-- The task --
Check every line below for the word "Gather" and copy each one that has it.
[[ Dataset excerpts open ]]
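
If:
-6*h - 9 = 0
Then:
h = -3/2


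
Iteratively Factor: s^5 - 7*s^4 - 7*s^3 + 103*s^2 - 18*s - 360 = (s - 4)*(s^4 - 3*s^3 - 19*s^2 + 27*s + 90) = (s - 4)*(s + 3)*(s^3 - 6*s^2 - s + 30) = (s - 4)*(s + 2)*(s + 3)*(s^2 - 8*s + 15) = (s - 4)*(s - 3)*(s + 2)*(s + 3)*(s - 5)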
[[ Dataset excerpts closed ]]
[[ Dataset excerpts open ]]
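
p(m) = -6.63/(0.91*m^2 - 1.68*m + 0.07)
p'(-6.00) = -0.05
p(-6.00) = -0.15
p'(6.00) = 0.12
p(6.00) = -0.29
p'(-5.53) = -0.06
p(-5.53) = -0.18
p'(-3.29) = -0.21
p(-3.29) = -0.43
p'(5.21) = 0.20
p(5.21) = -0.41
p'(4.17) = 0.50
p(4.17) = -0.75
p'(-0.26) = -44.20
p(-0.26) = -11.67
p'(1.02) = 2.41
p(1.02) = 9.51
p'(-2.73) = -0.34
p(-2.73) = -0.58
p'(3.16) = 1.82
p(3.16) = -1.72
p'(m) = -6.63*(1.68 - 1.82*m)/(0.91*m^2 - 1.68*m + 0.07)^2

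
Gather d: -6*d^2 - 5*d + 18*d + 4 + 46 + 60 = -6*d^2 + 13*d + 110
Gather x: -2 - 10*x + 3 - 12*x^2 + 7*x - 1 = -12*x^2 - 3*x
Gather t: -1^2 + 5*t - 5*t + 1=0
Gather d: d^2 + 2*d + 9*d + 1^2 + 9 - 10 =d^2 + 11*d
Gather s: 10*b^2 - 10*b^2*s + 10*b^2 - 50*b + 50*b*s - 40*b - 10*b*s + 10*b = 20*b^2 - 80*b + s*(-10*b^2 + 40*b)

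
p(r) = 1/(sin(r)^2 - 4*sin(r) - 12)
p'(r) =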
[[ Dataset excerpts closed ]]
[[ Dataset excerpts open ]]
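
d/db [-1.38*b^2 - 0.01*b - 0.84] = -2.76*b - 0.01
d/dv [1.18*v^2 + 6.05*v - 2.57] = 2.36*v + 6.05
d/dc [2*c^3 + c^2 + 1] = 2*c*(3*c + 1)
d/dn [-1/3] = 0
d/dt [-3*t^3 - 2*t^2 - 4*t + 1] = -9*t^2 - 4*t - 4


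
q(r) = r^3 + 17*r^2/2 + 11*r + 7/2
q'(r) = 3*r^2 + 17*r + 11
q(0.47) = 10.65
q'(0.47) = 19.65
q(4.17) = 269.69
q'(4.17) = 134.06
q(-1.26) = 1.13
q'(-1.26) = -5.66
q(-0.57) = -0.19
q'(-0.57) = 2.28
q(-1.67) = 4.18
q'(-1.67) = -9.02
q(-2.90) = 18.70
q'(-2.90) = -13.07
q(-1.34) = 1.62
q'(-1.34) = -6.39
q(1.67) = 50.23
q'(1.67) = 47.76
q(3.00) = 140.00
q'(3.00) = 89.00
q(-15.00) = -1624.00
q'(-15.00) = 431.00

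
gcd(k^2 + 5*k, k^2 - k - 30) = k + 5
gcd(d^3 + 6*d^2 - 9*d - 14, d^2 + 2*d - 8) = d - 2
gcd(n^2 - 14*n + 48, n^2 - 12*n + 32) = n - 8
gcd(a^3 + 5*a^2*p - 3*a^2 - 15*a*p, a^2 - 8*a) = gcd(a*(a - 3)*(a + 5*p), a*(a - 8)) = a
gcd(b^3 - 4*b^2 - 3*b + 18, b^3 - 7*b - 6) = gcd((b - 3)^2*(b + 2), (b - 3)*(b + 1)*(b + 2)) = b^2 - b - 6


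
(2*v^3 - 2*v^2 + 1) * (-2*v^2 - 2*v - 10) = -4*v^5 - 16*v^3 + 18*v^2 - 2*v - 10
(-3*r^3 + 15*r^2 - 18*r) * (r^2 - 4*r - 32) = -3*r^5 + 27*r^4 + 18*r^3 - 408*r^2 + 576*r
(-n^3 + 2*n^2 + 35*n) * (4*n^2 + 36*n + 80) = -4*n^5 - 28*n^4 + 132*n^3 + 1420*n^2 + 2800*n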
[[ Dataset excerpts closed ]]
-- Exercise answer --
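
Gather d: -6*d^2 - 5*d + 18*d + 4 + 46 + 60 = -6*d^2 + 13*d + 110
Gather x: -2 - 10*x + 3 - 12*x^2 + 7*x - 1 = -12*x^2 - 3*x
Gather t: -1^2 + 5*t - 5*t + 1=0
Gather d: d^2 + 2*d + 9*d + 1^2 + 9 - 10 =d^2 + 11*d
Gather s: 10*b^2 - 10*b^2*s + 10*b^2 - 50*b + 50*b*s - 40*b - 10*b*s + 10*b = 20*b^2 - 80*b + s*(-10*b^2 + 40*b)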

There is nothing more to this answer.